Top of Supplied data

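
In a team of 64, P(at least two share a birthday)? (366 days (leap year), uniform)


P(all different) = Π(366-i)/366 for i=0..63
= 0.002858
P(match) = 1 - 0.002858 = 0.997142

P ≈ 0.9971 ≈ 99.71%


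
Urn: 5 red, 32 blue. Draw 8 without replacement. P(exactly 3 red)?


Hypergeometric: C(5,3)×C(32,5)/C(37,8)
= 10×201376/38608020 = 3248/62271

P(X=3) = 3248/62271 ≈ 5.22%


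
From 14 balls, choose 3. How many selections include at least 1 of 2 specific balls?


Complement: C(14,3) - C(12,3) = 364 - 220 = 144

144


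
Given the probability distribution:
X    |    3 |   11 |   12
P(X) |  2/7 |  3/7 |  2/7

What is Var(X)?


E[X] = 9
E[X²] = 669/7
Var(X) = E[X²] - (E[X])² = 669/7 - 81 = 102/7

Var(X) = 102/7 ≈ 14.5714


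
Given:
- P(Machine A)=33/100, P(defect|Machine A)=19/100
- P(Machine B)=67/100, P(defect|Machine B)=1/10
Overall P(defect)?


P(B) = Σ P(B|Aᵢ)×P(Aᵢ)
  19/100×33/100 = 627/10000
  1/10×67/100 = 67/1000
Sum = 1297/10000

P(defect) = 1297/10000 ≈ 12.97%


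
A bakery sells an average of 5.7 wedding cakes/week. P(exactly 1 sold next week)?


Poisson(λ=5.7): P(X=1) = e^(-λ)×λ^k/k!
= e^(-5.7) × 5.7^1 / 1!
≈ 0.003345965457 × 5.7 / 1 ≈ 0.019072

P(X=1) ≈ 0.019072 ≈ 1.91%


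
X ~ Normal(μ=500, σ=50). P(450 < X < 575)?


z₁=(450-500)/50=-1.0, z₂=(575-500)/50=1.5
P = Φ(1.5) - Φ(-1.0) = 0.933193 - 0.158655 = 0.774538 ≈ 0.7745

P(450 < X < 575) ≈ 0.7745


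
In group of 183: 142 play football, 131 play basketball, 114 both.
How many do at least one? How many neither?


|A∪B| = 142+131-114 = 159
Neither = 183-159 = 24

At least one: 159; Neither: 24


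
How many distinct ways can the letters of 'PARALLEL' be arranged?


Letters: 8, freq: {'P': 1, 'A': 2, 'R': 1, 'L': 3, 'E': 1}
8!/(1!×2!×1!×3!×1!) = 40320/12 = 3360

3360


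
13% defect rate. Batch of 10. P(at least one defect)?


P(all good) = (87/100)^10 = 24842341419143568849/100000000000000000000
P(≥1 defect) = 75157658580856431151/100000000000000000000

P = 75157658580856431151/100000000000000000000 ≈ 75.16%


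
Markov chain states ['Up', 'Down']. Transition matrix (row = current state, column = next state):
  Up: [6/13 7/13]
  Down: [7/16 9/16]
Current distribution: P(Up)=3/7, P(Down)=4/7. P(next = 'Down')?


P(next=Down) = Σᵢ P(now=i)×P(i→Down)
= 3/7×7/13 + 4/7×9/16
= 3/13 + 9/28 = 201/364

P = 201/364 ≈ 0.5522


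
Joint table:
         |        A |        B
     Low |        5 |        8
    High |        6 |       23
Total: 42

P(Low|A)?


P(Low|A) = 5/(5+6) = 5/11

P = 5/11 ≈ 45.45%


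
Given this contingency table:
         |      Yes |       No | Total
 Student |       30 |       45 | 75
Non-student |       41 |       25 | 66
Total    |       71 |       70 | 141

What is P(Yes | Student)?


P(Yes | Student) = 30/(30+45) = 30/75 = 2/5

P(Yes|Student) = 2/5 ≈ 40.00%


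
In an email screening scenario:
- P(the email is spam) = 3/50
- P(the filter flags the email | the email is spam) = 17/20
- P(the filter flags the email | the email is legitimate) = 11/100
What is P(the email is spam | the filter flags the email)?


Using Bayes' theorem:
P(A|B) = P(B|A)·P(A) / P(B)

P(the filter flags the email) = 17/20 × 3/50 + 11/100 × 47/50
= 51/1000 + 517/5000 = 193/1250

P(the email is spam|the filter flags the email) = (51/1000) / (193/1250) = 255/772

P(the email is spam|the filter flags the email) = 255/772 ≈ 33.03%


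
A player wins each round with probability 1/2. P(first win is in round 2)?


Geometric: P(X=2) = (1-p)^(k-1)×p = (1/2)^1×1/2 = 1/4

P(X=2) = 1/4 ≈ 25.00%


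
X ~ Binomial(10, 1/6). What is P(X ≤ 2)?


P(X ≤ 2) = Σ P(X=i) for i=0..2
P(X=0) = 9765625/60466176
P(X=1) = 9765625/30233088
P(X=2) = 1953125/6718464
Sum = 1953125/2519424

P(X ≤ 2) = 1953125/2519424 ≈ 77.52%


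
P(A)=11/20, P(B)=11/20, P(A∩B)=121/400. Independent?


P(A)×P(B) = 121/400
P(A∩B) = 121/400
Equal ✓ → Independent

Yes, independent


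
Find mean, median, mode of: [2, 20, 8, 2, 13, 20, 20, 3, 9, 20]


Sorted: [2, 2, 3, 8, 9, 13, 20, 20, 20, 20]
Mean = 117/10
Median = 11
Freq: {2: 2, 20: 4, 8: 1, 13: 1, 3: 1, 9: 1}
Mode: [20]

Mean=117/10, Median=11, Mode=20


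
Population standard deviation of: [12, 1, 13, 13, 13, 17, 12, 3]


Mean = 84/8 = 21/2
  (12-21/2)²=9/4
  (1-21/2)²=361/4
  (13-21/2)²=25/4
  (13-21/2)²=25/4
  (13-21/2)²=25/4
  (17-21/2)²=169/4
  (12-21/2)²=9/4
  (3-21/2)²=225/4
Σ(x-μ)² = 212
σ² = 212/8 = 53/2

σ = √(53/2) ≈ 5.1478


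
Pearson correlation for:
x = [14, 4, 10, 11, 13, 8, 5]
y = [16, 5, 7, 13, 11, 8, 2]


n=7, Σx=65, Σy=62, Σxy=674, Σx²=691, Σy²=688
r = (7×674 - 65×62)/√((7×691 - 65²)(7×688 - 62²))
= 688/√(612×972) = 688/√594864 ≈ 688/771.2743 ≈ 0.8920

r ≈ 0.8920


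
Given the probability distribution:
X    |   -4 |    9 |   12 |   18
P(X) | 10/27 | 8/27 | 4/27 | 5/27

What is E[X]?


E[X] = Σ x·P(X=x)
= (-4)×(10/27) + (9)×(8/27) + (12)×(4/27) + (18)×(5/27)
= 170/27

E[X] = 170/27


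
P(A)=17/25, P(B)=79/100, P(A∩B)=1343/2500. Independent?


P(A)×P(B) = 1343/2500
P(A∩B) = 1343/2500
Equal ✓ → Independent

Yes, independent


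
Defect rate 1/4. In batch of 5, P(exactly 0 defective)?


Binomial: P(X=0) = C(5,0)×p^0×(1-p)^5
= 1 × 1 × 243/1024 = 243/1024

P(X=0) = 243/1024 ≈ 23.73%


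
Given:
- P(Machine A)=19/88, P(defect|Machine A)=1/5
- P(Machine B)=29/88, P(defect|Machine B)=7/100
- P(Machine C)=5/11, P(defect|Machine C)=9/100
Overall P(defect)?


P(B) = Σ P(B|Aᵢ)×P(Aᵢ)
  1/5×19/88 = 19/440
  7/100×29/88 = 203/8800
  9/100×5/11 = 9/220
Sum = 943/8800

P(defect) = 943/8800 ≈ 10.72%


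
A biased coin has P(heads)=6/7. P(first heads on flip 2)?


Geometric: P(X=2) = (1-p)^(k-1)×p = (1/7)^1×6/7 = 6/49

P(X=2) = 6/49 ≈ 12.24%


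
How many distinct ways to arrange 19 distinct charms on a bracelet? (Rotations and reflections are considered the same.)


Free circular arrangements: rotations and reflections both identified.
(n-1)!/2 = 18!/2 = 6402373705728000/2 = 3201186852864000

3201186852864000


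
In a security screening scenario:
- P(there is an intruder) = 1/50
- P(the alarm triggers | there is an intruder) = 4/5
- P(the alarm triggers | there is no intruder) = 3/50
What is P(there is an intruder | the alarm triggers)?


Using Bayes' theorem:
P(A|B) = P(B|A)·P(A) / P(B)

P(the alarm triggers) = 4/5 × 1/50 + 3/50 × 49/50
= 2/125 + 147/2500 = 187/2500

P(there is an intruder|the alarm triggers) = (2/125) / (187/2500) = 40/187

P(there is an intruder|the alarm triggers) = 40/187 ≈ 21.39%


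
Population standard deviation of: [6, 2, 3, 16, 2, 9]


Mean = 38/6 = 19/3
  (6-19/3)²=1/9
  (2-19/3)²=169/9
  (3-19/3)²=100/9
  (16-19/3)²=841/9
  (2-19/3)²=169/9
  (9-19/3)²=64/9
Σ(x-μ)² = 448/3
σ² = (448/3)/6 = 224/9

σ = √(224/9) ≈ 4.9889


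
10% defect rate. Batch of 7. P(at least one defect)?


P(all good) = (9/10)^7 = 4782969/10000000
P(≥1 defect) = 5217031/10000000

P = 5217031/10000000 ≈ 52.17%


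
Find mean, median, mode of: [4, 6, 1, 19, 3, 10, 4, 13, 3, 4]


Sorted: [1, 3, 3, 4, 4, 4, 6, 10, 13, 19]
Mean = 67/10
Median = 4
Freq: {4: 3, 6: 1, 1: 1, 19: 1, 3: 2, 10: 1, 13: 1}
Mode: [4]

Mean=67/10, Median=4, Mode=4


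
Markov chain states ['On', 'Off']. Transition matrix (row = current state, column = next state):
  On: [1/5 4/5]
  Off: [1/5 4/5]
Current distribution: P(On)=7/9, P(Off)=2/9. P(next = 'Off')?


P(next=Off) = Σᵢ P(now=i)×P(i→Off)
= 7/9×4/5 + 2/9×4/5
= 28/45 + 8/45 = 4/5

P = 4/5 ≈ 0.8000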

Bottom of Supplied data

Return each line from the records that includes the word "scenario".

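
In an email screening scenario:
In a security screening scenario: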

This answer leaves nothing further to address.